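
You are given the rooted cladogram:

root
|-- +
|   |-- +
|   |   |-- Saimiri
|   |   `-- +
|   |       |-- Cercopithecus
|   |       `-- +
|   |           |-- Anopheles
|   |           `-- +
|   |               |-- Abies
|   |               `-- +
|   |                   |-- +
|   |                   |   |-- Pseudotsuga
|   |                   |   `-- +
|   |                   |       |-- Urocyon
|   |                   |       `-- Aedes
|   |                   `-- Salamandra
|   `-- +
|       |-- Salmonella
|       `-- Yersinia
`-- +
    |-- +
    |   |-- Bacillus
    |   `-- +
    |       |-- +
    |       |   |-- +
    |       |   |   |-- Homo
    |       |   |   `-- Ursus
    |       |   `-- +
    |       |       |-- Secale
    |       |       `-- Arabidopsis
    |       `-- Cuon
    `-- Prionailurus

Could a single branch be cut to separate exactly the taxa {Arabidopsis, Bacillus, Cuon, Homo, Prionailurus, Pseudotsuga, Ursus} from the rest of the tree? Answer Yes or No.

No

The MRCA of the listed taxa is the root, so the smallest clade containing them is the whole tree.
That clade also contains Abies, Aedes, Anopheles, Cercopithecus, Saimiri, Salamandra, Salmonella, Secale, Urocyon, Yersinia, which are not in the proposed group, so the group is not monophyletic.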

Exercise prompt:
Each record needs to be given again exactly.

Output of the exercise:
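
You are given the rooted cladogram:

root
|-- +
|   |-- +
|   |   |-- Saimiri
|   |   `-- +
|   |       |-- Cercopithecus
|   |       `-- +
|   |           |-- Anopheles
|   |           `-- +
|   |               |-- Abies
|   |               `-- +
|   |                   |-- +
|   |                   |   |-- Pseudotsuga
|   |                   |   `-- +
|   |                   |       |-- Urocyon
|   |                   |       `-- Aedes
|   |                   `-- Salamandra
|   `-- +
|       |-- Salmonella
|       `-- Yersinia
`-- +
    |-- +
    |   |-- Bacillus
    |   `-- +
    |       |-- +
    |       |   |-- +
    |       |   |   |-- Homo
    |       |   |   `-- Ursus
    |       |   `-- +
    |       |       |-- Secale
    |       |       `-- Arabidopsis
    |       `-- Cuon
    `-- Prionailurus

Could a single branch be cut to separate exactly the taxa {Arabidopsis, Bacillus, Cuon, Homo, Prionailurus, Pseudotsuga, Ursus} from the rest of the tree? Answer Yes or No.

No

The MRCA of the listed taxa is the root, so the smallest clade containing them is the whole tree.
That clade also contains Abies, Aedes, Anopheles, Cercopithecus, Saimiri, Salamandra, Salmonella, Secale, Urocyon, Yersinia, which are not in the proposed group, so the group is not monophyletic.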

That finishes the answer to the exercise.